>>>>>
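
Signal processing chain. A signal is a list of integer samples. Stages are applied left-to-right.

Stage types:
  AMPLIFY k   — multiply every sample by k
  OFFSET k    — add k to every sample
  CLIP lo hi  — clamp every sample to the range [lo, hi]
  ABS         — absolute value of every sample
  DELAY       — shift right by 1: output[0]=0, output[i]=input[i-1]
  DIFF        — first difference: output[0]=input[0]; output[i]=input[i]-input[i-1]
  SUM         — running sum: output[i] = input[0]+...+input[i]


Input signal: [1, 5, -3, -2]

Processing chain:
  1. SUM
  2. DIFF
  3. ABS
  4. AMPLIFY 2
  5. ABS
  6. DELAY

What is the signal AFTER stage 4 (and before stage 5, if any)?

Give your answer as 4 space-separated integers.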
<<<<<
## Instructions for the task
Across the listing, count every line with "right" in it and give the number only.

## Exercise output
2